Work to complete: Repeat, exactly as written, the lines of the records below from the first through the line with "TSO: x86-TSO: per-thread", but none past it.

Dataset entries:
_ _ _ _

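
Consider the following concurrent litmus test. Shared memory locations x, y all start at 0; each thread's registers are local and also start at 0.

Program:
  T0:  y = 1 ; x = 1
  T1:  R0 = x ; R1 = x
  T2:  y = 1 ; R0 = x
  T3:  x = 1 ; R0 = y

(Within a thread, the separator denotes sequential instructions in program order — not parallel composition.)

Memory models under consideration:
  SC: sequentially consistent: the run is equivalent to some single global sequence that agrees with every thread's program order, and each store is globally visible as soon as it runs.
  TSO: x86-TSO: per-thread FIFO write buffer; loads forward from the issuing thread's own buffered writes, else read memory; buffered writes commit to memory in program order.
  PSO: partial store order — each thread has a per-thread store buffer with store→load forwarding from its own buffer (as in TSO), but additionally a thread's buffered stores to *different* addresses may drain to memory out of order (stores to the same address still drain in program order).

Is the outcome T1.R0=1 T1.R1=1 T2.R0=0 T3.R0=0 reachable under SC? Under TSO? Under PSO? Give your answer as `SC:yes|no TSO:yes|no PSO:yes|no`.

SC:no TSO:yes PSO:yes

outcome vector order: (T1.R0,T1.R1,T2.R0,T3.R0)
SC (9): 0001, 0010, 0011, 0101, 0110, 0111, 1101, 1110, 1111
TSO (12): 0000, 0001, 0010, 0011, 0100, 0101, 0110, 0111, 1100, 1101, 1110, 1111
PSO (12): 0000, 0001, 0010, 0011, 0100, 0101, 0110, 0111, 1100, 1101, 1110, 1111
target 1100 ∈ {TSO,PSO}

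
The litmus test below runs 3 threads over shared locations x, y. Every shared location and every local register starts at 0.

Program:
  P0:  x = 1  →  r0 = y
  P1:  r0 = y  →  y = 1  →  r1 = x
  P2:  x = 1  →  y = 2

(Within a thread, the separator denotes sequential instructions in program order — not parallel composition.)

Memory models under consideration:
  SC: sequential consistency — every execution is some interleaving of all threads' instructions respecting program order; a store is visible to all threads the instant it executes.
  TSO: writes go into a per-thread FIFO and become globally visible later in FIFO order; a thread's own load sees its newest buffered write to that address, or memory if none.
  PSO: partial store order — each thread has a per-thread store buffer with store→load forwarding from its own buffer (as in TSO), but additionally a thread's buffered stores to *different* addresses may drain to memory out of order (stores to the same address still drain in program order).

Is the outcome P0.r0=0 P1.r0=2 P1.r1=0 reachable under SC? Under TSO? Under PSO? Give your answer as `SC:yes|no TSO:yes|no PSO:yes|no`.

outcome vector order: (P0.r0,P1.r0,P1.r1)
[SC] allowed = {001 021 100 101 121 200 201 221}
[TSO] allowed = {000 001 021 100 101 121 200 201 221}
[PSO] allowed = {000 001 020 021 100 101 120 121 200 201 220 221}
target 020 ∈ {PSO}

SC:no TSO:no PSO:yes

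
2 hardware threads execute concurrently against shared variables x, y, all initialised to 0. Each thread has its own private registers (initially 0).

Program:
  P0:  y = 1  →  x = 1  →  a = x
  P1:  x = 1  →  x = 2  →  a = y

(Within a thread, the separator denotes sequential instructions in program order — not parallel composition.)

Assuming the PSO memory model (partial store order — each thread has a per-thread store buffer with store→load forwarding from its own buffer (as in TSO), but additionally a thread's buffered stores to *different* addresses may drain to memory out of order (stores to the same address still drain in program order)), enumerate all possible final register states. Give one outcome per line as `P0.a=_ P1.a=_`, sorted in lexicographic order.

outcome vector order: (P0.a,P1.a)
|PSO outcomes| = 4

P0.a=1 P1.a=0
P0.a=1 P1.a=1
P0.a=2 P1.a=0
P0.a=2 P1.a=1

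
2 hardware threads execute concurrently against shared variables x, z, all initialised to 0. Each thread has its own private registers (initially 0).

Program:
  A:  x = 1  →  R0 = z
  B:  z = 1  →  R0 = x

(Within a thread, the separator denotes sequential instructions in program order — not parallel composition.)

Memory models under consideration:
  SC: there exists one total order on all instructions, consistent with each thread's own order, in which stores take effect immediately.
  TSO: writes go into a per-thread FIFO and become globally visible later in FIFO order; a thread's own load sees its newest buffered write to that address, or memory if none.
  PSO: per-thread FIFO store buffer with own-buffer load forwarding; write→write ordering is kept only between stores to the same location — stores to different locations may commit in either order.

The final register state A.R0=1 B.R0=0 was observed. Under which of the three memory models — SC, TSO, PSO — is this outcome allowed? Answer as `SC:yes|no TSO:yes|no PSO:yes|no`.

outcome vector order: (A.R0,B.R0)
[SC] allowed = {(0,1) (1,0) (1,1)}
[TSO] allowed = {(0,0) (0,1) (1,0) (1,1)}
[PSO] allowed = {(0,0) (0,1) (1,0) (1,1)}
target (1,0) ∈ {SC,TSO,PSO}

SC:yes TSO:yes PSO:yes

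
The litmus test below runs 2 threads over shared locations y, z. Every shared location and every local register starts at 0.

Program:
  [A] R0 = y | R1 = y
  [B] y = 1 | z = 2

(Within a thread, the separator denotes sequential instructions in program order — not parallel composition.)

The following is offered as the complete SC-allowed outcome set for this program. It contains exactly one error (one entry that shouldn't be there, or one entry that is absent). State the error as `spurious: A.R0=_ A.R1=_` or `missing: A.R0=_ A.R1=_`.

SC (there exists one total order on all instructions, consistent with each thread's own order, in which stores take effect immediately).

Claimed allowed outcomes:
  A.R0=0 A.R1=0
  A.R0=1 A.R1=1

outcome vector order: (A.R0,A.R1)
[SC] allowed = {0/0 0/1 1/1}
SC∖claimed = {0/1}

missing: A.R0=0 A.R1=1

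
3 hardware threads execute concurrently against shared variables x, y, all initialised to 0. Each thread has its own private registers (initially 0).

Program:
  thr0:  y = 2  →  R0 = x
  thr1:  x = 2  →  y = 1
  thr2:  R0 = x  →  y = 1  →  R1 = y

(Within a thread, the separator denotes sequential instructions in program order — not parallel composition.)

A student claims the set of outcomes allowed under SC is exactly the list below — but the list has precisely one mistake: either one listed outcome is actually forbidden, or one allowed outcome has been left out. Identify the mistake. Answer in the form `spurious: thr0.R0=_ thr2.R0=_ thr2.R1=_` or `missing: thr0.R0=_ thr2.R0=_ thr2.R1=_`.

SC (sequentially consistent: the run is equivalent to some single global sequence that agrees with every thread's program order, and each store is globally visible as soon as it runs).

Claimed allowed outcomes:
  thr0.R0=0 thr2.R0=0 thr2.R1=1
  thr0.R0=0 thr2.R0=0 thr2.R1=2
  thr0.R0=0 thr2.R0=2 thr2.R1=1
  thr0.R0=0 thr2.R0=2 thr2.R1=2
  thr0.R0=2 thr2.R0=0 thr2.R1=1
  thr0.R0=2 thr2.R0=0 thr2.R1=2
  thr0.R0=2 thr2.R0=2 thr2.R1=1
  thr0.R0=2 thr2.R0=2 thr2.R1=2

spurious: thr0.R0=0 thr2.R0=2 thr2.R1=2

outcome vector order: (thr0.R0,thr2.R0,thr2.R1)
SC (7): (0,0,1), (0,0,2), (0,2,1), (2,0,1), (2,0,2), (2,2,1), (2,2,2)
claimed∖SC = {(0,2,2)}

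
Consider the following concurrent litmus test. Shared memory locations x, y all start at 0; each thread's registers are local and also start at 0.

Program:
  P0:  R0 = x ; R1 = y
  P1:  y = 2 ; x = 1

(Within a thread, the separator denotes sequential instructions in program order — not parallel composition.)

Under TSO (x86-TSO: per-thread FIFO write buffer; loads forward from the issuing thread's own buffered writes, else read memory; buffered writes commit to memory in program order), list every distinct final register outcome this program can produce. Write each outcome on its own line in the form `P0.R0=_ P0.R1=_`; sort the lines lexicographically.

P0.R0=0 P0.R1=0
P0.R0=0 P0.R1=2
P0.R0=1 P0.R1=2

outcome vector order: (P0.R0,P0.R1)
|TSO outcomes| = 3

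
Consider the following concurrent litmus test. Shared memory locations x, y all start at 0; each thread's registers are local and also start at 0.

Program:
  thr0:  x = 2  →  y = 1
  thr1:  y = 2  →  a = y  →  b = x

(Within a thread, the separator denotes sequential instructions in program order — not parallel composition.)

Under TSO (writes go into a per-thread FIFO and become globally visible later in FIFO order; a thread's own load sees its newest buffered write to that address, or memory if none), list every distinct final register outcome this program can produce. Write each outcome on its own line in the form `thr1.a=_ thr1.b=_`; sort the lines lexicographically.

thr1.a=1 thr1.b=2
thr1.a=2 thr1.b=0
thr1.a=2 thr1.b=2

outcome vector order: (thr1.a,thr1.b)
|TSO outcomes| = 3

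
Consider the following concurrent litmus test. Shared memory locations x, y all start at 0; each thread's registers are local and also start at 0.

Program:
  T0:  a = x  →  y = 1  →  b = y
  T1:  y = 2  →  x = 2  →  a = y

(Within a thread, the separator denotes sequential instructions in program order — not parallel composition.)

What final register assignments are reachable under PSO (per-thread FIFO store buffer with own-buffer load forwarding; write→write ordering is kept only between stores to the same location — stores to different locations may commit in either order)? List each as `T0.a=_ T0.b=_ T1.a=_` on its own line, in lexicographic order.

T0.a=0 T0.b=1 T1.a=1
T0.a=0 T0.b=1 T1.a=2
T0.a=0 T0.b=2 T1.a=2
T0.a=2 T0.b=1 T1.a=1
T0.a=2 T0.b=1 T1.a=2
T0.a=2 T0.b=2 T1.a=2

outcome vector order: (T0.a,T0.b,T1.a)
|PSO outcomes| = 6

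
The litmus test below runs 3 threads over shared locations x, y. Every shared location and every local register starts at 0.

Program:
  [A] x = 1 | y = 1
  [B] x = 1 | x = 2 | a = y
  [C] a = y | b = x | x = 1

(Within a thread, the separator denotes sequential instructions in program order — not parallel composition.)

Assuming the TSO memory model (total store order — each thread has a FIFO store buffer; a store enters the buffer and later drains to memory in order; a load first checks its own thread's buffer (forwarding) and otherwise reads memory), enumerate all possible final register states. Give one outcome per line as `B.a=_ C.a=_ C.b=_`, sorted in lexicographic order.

outcome vector order: (B.a,C.a,C.b)
|TSO outcomes| = 10

B.a=0 C.a=0 C.b=0
B.a=0 C.a=0 C.b=1
B.a=0 C.a=0 C.b=2
B.a=0 C.a=1 C.b=1
B.a=0 C.a=1 C.b=2
B.a=1 C.a=0 C.b=0
B.a=1 C.a=0 C.b=1
B.a=1 C.a=0 C.b=2
B.a=1 C.a=1 C.b=1
B.a=1 C.a=1 C.b=2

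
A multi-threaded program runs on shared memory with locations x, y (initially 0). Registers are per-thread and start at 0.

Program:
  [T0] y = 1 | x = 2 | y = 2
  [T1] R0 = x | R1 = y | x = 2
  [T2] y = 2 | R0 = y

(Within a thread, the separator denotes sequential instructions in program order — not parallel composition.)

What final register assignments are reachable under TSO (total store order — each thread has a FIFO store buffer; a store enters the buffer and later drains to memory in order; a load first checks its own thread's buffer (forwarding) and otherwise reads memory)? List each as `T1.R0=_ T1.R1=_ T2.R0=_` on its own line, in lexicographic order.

T1.R0=0 T1.R1=0 T2.R0=1
T1.R0=0 T1.R1=0 T2.R0=2
T1.R0=0 T1.R1=1 T2.R0=1
T1.R0=0 T1.R1=1 T2.R0=2
T1.R0=0 T1.R1=2 T2.R0=1
T1.R0=0 T1.R1=2 T2.R0=2
T1.R0=2 T1.R1=1 T2.R0=1
T1.R0=2 T1.R1=1 T2.R0=2
T1.R0=2 T1.R1=2 T2.R0=1
T1.R0=2 T1.R1=2 T2.R0=2

outcome vector order: (T1.R0,T1.R1,T2.R0)
|TSO outcomes| = 10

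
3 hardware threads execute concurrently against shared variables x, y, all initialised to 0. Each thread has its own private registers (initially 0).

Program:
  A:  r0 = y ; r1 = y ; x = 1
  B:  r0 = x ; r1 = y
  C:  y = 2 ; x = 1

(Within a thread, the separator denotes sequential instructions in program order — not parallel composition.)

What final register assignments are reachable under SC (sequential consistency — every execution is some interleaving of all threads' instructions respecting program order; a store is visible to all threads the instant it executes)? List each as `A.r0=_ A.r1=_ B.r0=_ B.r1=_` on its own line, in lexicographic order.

A.r0=0 A.r1=0 B.r0=0 B.r1=0
A.r0=0 A.r1=0 B.r0=0 B.r1=2
A.r0=0 A.r1=0 B.r0=1 B.r1=0
A.r0=0 A.r1=0 B.r0=1 B.r1=2
A.r0=0 A.r1=2 B.r0=0 B.r1=0
A.r0=0 A.r1=2 B.r0=0 B.r1=2
A.r0=0 A.r1=2 B.r0=1 B.r1=2
A.r0=2 A.r1=2 B.r0=0 B.r1=0
A.r0=2 A.r1=2 B.r0=0 B.r1=2
A.r0=2 A.r1=2 B.r0=1 B.r1=2

outcome vector order: (A.r0,A.r1,B.r0,B.r1)
|SC outcomes| = 10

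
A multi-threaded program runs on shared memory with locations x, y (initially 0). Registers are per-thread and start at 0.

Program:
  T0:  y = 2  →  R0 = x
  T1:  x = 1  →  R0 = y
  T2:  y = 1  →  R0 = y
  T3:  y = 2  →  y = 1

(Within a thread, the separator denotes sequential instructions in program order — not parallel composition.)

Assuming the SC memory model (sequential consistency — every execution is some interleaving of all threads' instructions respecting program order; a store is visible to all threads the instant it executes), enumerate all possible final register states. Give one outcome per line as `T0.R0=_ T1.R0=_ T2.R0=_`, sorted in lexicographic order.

T0.R0=0 T1.R0=1 T2.R0=1
T0.R0=0 T1.R0=1 T2.R0=2
T0.R0=0 T1.R0=2 T2.R0=1
T0.R0=0 T1.R0=2 T2.R0=2
T0.R0=1 T1.R0=0 T2.R0=1
T0.R0=1 T1.R0=0 T2.R0=2
T0.R0=1 T1.R0=1 T2.R0=1
T0.R0=1 T1.R0=1 T2.R0=2
T0.R0=1 T1.R0=2 T2.R0=1
T0.R0=1 T1.R0=2 T2.R0=2

outcome vector order: (T0.R0,T1.R0,T2.R0)
|SC outcomes| = 10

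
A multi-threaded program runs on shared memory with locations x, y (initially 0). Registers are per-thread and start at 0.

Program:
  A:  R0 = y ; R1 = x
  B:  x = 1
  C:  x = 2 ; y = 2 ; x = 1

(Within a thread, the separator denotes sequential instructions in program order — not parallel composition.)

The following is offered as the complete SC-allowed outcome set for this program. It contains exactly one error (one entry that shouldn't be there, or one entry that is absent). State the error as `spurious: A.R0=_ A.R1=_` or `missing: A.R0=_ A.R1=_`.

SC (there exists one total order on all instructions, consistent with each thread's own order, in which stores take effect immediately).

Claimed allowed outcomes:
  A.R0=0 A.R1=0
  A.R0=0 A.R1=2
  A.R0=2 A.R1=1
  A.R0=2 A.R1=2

missing: A.R0=0 A.R1=1

outcome vector order: (A.R0,A.R1)
SC (5): 00 01 02 21 22
SC∖claimed = {01}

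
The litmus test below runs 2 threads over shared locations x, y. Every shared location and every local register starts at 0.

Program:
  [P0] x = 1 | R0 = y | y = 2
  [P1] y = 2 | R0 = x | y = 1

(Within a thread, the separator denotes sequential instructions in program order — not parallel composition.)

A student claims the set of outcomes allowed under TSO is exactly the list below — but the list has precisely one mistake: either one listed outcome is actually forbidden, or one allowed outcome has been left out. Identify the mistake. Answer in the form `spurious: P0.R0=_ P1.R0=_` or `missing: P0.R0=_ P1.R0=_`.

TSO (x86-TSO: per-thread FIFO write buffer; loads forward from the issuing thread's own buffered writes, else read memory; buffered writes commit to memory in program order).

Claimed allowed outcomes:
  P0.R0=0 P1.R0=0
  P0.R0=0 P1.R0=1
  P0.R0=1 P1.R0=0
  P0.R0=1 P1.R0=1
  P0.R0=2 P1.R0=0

missing: P0.R0=2 P1.R0=1

outcome vector order: (P0.R0,P1.R0)
TSO (6): (0,0); (0,1); (1,0); (1,1); (2,0); (2,1)
TSO∖claimed = {(2,1)}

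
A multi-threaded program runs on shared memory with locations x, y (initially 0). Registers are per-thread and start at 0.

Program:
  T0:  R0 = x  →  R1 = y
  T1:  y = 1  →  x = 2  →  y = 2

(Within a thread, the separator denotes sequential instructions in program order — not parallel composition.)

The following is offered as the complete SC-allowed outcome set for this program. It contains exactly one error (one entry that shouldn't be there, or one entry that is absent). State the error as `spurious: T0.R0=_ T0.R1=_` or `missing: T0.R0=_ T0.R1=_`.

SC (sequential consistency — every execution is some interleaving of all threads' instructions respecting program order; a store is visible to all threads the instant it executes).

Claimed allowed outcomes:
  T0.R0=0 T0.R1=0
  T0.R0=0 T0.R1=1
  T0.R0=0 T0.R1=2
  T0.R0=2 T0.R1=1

missing: T0.R0=2 T0.R1=2

outcome vector order: (T0.R0,T0.R1)
[SC] allowed = {<0 0>; <0 1>; <0 2>; <2 1>; <2 2>}
SC∖claimed = {<2 2>}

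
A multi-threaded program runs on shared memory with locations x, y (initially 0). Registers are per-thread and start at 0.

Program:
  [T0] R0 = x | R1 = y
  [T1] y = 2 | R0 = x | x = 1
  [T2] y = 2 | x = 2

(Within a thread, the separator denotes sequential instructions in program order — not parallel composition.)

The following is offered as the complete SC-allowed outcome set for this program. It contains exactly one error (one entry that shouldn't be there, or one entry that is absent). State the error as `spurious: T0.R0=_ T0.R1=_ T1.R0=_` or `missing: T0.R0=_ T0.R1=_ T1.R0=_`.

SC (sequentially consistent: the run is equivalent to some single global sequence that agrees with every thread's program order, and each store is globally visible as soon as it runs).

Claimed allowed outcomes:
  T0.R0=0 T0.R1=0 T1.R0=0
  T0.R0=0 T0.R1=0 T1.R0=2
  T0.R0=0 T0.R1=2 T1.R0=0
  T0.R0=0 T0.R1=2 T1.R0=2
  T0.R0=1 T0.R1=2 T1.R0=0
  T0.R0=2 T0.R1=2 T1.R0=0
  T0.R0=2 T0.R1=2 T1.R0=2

missing: T0.R0=1 T0.R1=2 T1.R0=2

outcome vector order: (T0.R0,T0.R1,T1.R0)
under SC → 000; 002; 020; 022; 120; 122; 220; 222
SC∖claimed = {122}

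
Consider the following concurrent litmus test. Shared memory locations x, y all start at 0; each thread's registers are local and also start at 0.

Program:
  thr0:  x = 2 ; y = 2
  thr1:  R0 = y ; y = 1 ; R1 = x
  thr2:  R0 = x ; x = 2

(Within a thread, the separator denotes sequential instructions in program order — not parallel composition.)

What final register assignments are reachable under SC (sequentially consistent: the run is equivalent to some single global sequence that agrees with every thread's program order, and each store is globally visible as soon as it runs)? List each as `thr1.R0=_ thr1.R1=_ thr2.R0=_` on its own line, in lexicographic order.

thr1.R0=0 thr1.R1=0 thr2.R0=0
thr1.R0=0 thr1.R1=0 thr2.R0=2
thr1.R0=0 thr1.R1=2 thr2.R0=0
thr1.R0=0 thr1.R1=2 thr2.R0=2
thr1.R0=2 thr1.R1=2 thr2.R0=0
thr1.R0=2 thr1.R1=2 thr2.R0=2

outcome vector order: (thr1.R0,thr1.R1,thr2.R0)
|SC outcomes| = 6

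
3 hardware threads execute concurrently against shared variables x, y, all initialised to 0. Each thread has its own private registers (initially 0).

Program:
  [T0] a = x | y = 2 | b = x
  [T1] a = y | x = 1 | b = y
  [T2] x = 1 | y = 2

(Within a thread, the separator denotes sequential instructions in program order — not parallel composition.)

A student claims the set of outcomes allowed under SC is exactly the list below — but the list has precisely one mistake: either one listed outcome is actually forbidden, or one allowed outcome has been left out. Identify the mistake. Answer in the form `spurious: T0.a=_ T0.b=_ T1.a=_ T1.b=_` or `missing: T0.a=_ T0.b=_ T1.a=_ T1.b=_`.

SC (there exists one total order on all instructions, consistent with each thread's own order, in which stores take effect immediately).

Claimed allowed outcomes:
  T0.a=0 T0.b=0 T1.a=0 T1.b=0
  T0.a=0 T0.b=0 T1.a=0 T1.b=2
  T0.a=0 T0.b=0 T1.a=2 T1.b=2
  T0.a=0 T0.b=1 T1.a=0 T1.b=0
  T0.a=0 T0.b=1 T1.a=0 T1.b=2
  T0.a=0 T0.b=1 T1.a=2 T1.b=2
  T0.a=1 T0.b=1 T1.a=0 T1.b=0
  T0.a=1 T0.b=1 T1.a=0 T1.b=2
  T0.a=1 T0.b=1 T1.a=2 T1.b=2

outcome vector order: (T0.a,T0.b,T1.a,T1.b)
under SC → (0,0,0,2), (0,0,2,2), (0,1,0,0), (0,1,0,2), (0,1,2,2), (1,1,0,0), (1,1,0,2), (1,1,2,2)
claimed∖SC = {(0,0,0,0)}

spurious: T0.a=0 T0.b=0 T1.a=0 T1.b=0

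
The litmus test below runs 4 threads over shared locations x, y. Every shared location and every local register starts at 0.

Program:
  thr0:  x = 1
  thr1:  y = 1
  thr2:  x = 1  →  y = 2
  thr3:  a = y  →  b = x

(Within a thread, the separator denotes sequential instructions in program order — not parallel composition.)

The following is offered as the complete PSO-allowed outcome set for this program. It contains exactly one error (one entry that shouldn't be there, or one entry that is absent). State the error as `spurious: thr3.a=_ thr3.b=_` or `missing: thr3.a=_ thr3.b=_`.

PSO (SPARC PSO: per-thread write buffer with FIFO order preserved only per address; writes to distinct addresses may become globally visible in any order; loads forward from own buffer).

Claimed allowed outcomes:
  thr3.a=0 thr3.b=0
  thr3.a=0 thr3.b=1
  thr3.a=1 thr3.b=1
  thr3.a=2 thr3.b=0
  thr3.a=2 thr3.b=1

outcome vector order: (thr3.a,thr3.b)
under PSO → 0/0 0/1 1/0 1/1 2/0 2/1
PSO∖claimed = {1/0}

missing: thr3.a=1 thr3.b=0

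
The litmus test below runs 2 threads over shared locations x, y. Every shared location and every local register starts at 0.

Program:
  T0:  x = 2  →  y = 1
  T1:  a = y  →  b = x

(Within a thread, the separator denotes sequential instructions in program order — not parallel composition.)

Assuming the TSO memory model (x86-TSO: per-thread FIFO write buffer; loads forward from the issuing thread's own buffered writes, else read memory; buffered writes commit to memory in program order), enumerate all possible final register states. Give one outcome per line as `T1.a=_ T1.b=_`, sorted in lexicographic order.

outcome vector order: (T1.a,T1.b)
|TSO outcomes| = 3

T1.a=0 T1.b=0
T1.a=0 T1.b=2
T1.a=1 T1.b=2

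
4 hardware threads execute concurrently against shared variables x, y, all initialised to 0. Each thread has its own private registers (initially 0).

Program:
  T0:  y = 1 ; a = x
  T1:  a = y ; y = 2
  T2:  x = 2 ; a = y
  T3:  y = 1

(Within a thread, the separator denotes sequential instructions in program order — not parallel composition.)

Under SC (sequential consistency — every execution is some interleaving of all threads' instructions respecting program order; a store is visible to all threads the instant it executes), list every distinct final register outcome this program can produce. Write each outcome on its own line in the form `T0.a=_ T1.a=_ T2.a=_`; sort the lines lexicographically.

T0.a=0 T1.a=0 T2.a=1
T0.a=0 T1.a=0 T2.a=2
T0.a=0 T1.a=1 T2.a=1
T0.a=0 T1.a=1 T2.a=2
T0.a=2 T1.a=0 T2.a=0
T0.a=2 T1.a=0 T2.a=1
T0.a=2 T1.a=0 T2.a=2
T0.a=2 T1.a=1 T2.a=0
T0.a=2 T1.a=1 T2.a=1
T0.a=2 T1.a=1 T2.a=2

outcome vector order: (T0.a,T1.a,T2.a)
|SC outcomes| = 10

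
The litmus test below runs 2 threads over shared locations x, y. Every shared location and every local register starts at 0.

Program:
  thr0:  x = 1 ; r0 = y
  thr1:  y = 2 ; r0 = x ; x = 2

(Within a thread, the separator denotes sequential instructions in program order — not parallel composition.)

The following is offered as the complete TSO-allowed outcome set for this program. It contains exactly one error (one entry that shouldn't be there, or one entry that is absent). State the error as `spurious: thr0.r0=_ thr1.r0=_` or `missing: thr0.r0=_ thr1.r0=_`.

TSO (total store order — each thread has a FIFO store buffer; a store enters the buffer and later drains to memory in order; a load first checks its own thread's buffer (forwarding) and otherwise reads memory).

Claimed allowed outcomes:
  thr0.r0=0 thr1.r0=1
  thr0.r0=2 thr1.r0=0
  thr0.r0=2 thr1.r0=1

outcome vector order: (thr0.r0,thr1.r0)
TSO: 4 outcomes — {00; 01; 20; 21}
TSO∖claimed = {00}

missing: thr0.r0=0 thr1.r0=0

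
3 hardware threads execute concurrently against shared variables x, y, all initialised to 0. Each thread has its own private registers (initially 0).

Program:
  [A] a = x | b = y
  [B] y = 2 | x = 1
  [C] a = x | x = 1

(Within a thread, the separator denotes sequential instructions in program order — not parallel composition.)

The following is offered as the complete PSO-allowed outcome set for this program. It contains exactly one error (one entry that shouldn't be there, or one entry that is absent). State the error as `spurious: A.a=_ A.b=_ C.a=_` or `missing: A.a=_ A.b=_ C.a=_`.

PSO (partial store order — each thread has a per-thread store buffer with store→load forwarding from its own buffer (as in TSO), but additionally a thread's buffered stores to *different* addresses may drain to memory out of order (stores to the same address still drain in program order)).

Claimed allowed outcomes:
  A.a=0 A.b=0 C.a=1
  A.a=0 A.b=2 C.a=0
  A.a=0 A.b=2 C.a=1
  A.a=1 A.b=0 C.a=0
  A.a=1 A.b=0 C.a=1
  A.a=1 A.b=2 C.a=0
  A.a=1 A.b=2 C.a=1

outcome vector order: (A.a,A.b,C.a)
PSO (8): <0 0 0> <0 0 1> <0 2 0> <0 2 1> <1 0 0> <1 0 1> <1 2 0> <1 2 1>
PSO∖claimed = {<0 0 0>}

missing: A.a=0 A.b=0 C.a=0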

_ _ _ _

Response to the exercise:
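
Consider the following concurrent litmus test. Shared memory locations x, y all start at 0; each thread's registers are local and also start at 0.

Program:
  T0:  y = 1 ; x = 1
  T1:  R0 = x ; R1 = x
  T2:  y = 1 ; R0 = x
  T3:  x = 1 ; R0 = y

(Within a thread, the separator denotes sequential instructions in program order — not parallel composition.)

Memory models under consideration:
  SC: sequentially consistent: the run is equivalent to some single global sequence that agrees with every thread's program order, and each store is globally visible as soon as it runs.
  TSO: x86-TSO: per-thread FIFO write buffer; loads forward from the issuing thread's own buffered writes, else read memory; buffered writes commit to memory in program order.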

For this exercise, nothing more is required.